• Task instructions: Return the data exactly, but only from the line containing "Consider an economy whose consumption function is C = 80" through its last line.

══ Given data ══

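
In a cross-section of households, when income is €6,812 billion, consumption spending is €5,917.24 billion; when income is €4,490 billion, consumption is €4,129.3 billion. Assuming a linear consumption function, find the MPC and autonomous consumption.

MPC = 0.77; a = 672

MPC = ΔC/ΔY = (5917.24 − 4129.3)/(6812 − 4490) = 1787.94/2322 = 0.77
a = C − MPC·Y = 4129.3 − 0.77(4490) = 4129.3 − 3457.3 = 672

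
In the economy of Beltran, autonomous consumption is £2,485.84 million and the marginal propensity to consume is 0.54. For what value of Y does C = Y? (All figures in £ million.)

At break-even, C = Y: 2485.84 + 0.54Y = Y
0.46Y = 2485.84, so Y = 2485.84/0.46 = 5404

Y = 5404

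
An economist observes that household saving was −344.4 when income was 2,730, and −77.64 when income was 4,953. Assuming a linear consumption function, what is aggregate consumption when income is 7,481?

MPS = ΔS/ΔY = (-77.64 − (-344.4))/(4953 − 2730) = 266.76/2223 = 0.12
MPC = 1 − MPS = 0.88
Autonomous saving = -344.4 − 0.12(2730) = -672, so a = 672
C = 672 + 0.88(7481) = 672 + 6583.28 = 7255.28

C = 7255.28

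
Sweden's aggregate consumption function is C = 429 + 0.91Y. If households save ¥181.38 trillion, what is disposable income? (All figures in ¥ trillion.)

S = Y − C = -429 + 0.09Y
-429 + 0.09Y = 181.38, so 0.09Y = 610.38 and Y = 6782

Y = 6782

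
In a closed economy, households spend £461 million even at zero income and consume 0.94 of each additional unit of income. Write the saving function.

S = Y − C = Y − (461 + 0.94Y) = -461 + (1 − 0.94)Y

S = -461 + 0.06Y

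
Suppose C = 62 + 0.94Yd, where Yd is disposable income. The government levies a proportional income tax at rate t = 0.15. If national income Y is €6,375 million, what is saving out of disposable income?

S = 263.125

Yd = (1 − 0.15)(6375) = 0.85(6375) = 5418.75
C = 62 + 0.94(5418.75) = 62 + 5093.625 = 5155.625
S = Yd − C = 5418.75 − 5155.625 = 263.125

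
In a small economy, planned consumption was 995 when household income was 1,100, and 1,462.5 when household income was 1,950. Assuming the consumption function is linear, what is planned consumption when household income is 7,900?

C = 4735

MPC = (1462.5 − 995)/(1950 − 1100) = 467.5/850 = 0.55
a = 995 − 0.55(1100) = 995 − 605 = 390
C = 390 + 0.55(7900) = 390 + 4345 = 4735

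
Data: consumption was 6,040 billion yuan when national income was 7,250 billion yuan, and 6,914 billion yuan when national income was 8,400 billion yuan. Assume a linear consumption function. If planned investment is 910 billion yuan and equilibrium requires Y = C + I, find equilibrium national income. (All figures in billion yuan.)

Y = 6000

MPC = (6914 − 6040)/(8400 − 7250) = 874/1150 = 0.76
a = 6040 − 0.76(7250) = 530
Equilibrium: Y = 530 + 0.76Y + 910
0.24Y = 1440, so Y = 1440/0.24 = 6000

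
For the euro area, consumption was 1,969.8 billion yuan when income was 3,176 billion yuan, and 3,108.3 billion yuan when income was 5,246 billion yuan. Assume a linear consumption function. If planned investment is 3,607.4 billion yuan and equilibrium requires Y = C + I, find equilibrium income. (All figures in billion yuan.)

MPC = (3108.3 − 1969.8)/(5246 − 3176) = 1138.5/2070 = 0.55
a = 1969.8 − 0.55(3176) = 223
Equilibrium: Y = 223 + 0.55Y + 3607.4
0.45Y = 3830.4, so Y = 3830.4/0.45 = 8512

Y = 8512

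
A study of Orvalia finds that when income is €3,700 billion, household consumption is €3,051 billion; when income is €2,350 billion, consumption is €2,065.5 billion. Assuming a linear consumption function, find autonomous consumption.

MPC = ΔC/ΔY = (3051 − 2065.5)/(3700 − 2350) = 985.5/1350 = 0.73
a = C − MPC·Y = 2065.5 − 0.73(2350) = 2065.5 − 1715.5 = 350

a = 350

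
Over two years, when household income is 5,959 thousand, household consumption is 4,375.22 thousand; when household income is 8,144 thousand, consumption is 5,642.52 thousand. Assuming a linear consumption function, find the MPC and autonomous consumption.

MPC = ΔC/ΔY = (5642.52 − 4375.22)/(8144 − 5959) = 1267.3/2185 = 0.58
a = C − MPC·Y = 4375.22 − 0.58(5959) = 4375.22 − 3456.22 = 919

MPC = 0.58; a = 919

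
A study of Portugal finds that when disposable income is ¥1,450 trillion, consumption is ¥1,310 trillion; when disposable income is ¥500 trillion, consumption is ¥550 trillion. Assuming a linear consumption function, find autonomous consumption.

a = 150

MPC = ΔC/ΔY = (1310 − 550)/(1450 − 500) = 760/950 = 0.8
a = C − MPC·Y = 550 − 0.8(500) = 550 − 400 = 150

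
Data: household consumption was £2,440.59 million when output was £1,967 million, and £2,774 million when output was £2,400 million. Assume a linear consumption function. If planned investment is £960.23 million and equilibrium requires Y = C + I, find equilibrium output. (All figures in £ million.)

MPC = (2774 − 2440.59)/(2400 − 1967) = 333.41/433 = 0.77
a = 2440.59 − 0.77(1967) = 926
Equilibrium: Y = 926 + 0.77Y + 960.23
0.23Y = 1886.23, so Y = 1886.23/0.23 = 8201

Y = 8201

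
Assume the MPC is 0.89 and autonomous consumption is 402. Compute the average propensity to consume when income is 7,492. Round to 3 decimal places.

APC = 0.944

C = 402 + 0.89(7492) = 7069.88
APC = C/Y = 7069.88/7492 = 0.944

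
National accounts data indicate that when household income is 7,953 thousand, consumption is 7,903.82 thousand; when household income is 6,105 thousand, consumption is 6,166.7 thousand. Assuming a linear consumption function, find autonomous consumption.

MPC = ΔC/ΔY = (7903.82 − 6166.7)/(7953 − 6105) = 1737.12/1848 = 0.94
a = C − MPC·Y = 6166.7 − 0.94(6105) = 6166.7 − 5738.7 = 428

a = 428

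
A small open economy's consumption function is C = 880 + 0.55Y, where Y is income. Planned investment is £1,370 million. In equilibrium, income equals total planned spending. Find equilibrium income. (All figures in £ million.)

Y = 5000

Y = C + I = 880 + 0.55Y + 1370
Y − 0.55Y = 2250
0.45Y = 2250, so Y = 2250/0.45 = 5000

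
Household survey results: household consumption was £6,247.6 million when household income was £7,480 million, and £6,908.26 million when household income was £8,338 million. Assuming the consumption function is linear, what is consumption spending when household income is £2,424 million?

C = 2354.48

MPC = (6908.26 − 6247.6)/(8338 − 7480) = 660.66/858 = 0.77
a = 6247.6 − 0.77(7480) = 6247.6 − 5759.6 = 488
C = 488 + 0.77(2424) = 488 + 1866.48 = 2354.48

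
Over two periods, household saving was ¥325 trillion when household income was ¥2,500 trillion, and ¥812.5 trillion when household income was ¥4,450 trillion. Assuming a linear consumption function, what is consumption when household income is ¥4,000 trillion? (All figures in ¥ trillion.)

MPS = ΔS/ΔY = (812.5 − 325)/(4450 − 2500) = 487.5/1950 = 0.25
MPC = 1 − MPS = 0.75
Autonomous saving = 325 − 0.25(2500) = -300, so a = 300
C = 300 + 0.75(4000) = 300 + 3000 = 3300

C = 3300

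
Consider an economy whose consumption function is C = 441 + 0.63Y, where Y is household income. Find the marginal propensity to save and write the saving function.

MPS = 0.37; S = -441 + 0.37Y

MPS = 1 − MPC = 1 − 0.63 = 0.37
S = Y − C = -441 + 0.37Y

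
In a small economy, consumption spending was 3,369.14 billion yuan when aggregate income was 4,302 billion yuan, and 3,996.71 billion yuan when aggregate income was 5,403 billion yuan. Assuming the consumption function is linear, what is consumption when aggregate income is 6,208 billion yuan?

MPC = (3996.71 − 3369.14)/(5403 − 4302) = 627.57/1101 = 0.57
a = 3369.14 − 0.57(4302) = 3369.14 − 2452.14 = 917
C = 917 + 0.57(6208) = 917 + 3538.56 = 4455.56

C = 4455.56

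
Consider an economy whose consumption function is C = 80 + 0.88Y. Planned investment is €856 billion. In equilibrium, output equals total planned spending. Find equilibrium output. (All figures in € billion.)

Y = 7800

Y = C + I = 80 + 0.88Y + 856
Y − 0.88Y = 936
0.12Y = 936, so Y = 936/0.12 = 7800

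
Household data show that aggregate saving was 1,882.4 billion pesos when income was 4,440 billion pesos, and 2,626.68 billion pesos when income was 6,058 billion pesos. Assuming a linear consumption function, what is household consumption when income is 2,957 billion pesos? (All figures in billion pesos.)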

═══

• Exercise output:
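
Consider an economy whose consumption function is C = 80 + 0.88Y. Planned investment is €856 billion. In equilibrium, output equals total planned spending. Find equilibrium output. (All figures in € billion.)

Y = 7800

Y = C + I = 80 + 0.88Y + 856
Y − 0.88Y = 936
0.12Y = 936, so Y = 936/0.12 = 7800

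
Household data show that aggregate saving was 1,882.4 billion pesos when income was 4,440 billion pesos, and 2,626.68 billion pesos when income was 6,058 billion pesos. Assuming a linear consumption function, what is household consumption when income is 2,957 billion pesos? (All figures in billion pesos.)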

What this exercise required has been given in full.